- _WHAT TO DO_:
From the entries that follow, copy each line in which "Answer" appears.

- _Stored dataset items_:

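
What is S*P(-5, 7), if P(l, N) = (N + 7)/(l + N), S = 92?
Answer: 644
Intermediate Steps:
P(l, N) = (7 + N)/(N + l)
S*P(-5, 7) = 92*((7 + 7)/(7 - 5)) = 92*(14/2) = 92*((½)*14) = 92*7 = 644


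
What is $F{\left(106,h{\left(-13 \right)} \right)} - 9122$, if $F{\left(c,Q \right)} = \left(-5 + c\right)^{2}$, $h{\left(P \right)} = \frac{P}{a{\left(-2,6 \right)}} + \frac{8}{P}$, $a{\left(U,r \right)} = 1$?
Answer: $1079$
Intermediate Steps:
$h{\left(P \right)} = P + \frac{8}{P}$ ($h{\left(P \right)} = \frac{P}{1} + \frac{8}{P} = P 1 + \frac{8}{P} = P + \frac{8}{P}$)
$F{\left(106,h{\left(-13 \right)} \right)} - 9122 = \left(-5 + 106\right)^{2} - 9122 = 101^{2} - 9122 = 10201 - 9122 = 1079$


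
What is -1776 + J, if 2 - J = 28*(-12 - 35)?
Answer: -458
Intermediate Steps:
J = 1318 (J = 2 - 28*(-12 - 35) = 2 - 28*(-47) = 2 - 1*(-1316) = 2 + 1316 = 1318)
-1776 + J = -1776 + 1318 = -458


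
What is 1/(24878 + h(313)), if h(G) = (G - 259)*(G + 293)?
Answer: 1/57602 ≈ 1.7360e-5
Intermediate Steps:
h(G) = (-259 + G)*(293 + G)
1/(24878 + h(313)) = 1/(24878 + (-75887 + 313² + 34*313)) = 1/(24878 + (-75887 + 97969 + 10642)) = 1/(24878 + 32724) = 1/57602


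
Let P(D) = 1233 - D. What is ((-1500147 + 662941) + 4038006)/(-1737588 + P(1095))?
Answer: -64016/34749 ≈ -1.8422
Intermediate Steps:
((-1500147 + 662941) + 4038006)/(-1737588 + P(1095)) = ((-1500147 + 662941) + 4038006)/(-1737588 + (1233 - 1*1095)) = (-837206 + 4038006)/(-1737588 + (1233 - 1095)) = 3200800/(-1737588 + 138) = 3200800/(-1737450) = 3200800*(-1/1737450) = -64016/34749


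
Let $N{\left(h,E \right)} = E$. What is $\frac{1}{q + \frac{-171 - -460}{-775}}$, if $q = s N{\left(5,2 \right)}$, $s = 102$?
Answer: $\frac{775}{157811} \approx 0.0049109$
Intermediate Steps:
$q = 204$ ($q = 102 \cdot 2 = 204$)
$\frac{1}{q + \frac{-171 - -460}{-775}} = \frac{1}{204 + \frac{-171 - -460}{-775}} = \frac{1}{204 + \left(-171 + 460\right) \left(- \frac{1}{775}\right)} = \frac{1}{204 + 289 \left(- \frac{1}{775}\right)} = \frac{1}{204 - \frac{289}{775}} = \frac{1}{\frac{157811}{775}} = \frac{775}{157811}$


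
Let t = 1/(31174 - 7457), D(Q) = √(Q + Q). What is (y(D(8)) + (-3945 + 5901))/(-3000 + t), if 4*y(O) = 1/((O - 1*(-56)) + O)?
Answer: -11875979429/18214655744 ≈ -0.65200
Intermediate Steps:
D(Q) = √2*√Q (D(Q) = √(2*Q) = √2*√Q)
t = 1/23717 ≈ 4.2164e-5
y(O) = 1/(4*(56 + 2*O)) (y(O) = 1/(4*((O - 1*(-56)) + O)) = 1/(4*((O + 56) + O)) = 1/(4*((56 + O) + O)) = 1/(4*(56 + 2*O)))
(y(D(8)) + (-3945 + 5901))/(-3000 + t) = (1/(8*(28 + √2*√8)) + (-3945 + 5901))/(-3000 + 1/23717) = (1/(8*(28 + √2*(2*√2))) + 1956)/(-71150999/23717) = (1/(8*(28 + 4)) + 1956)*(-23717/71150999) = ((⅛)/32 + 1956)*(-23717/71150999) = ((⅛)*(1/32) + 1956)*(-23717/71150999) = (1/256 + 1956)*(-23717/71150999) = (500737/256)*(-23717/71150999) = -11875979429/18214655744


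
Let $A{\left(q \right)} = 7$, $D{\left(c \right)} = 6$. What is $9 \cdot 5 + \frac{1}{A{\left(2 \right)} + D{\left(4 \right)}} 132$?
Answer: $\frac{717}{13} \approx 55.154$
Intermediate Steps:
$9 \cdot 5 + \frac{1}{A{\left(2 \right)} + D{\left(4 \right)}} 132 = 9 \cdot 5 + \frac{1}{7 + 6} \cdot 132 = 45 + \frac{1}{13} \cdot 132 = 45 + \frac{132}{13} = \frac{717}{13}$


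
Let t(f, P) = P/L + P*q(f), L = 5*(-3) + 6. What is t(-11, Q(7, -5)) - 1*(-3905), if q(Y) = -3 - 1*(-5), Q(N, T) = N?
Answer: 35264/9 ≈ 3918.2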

- _REPLY_:
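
Answer: 644
Answer: $1079$
Answer: -458
Answer: 1/57602 ≈ 1.7360e-5
Answer: -64016/34749 ≈ -1.8422
Answer: $\frac{775}{157811} \approx 0.0049109$
Answer: -11875979429/18214655744 ≈ -0.65200
Answer: $\frac{717}{13} \approx 55.154$
Answer: 35264/9 ≈ 3918.2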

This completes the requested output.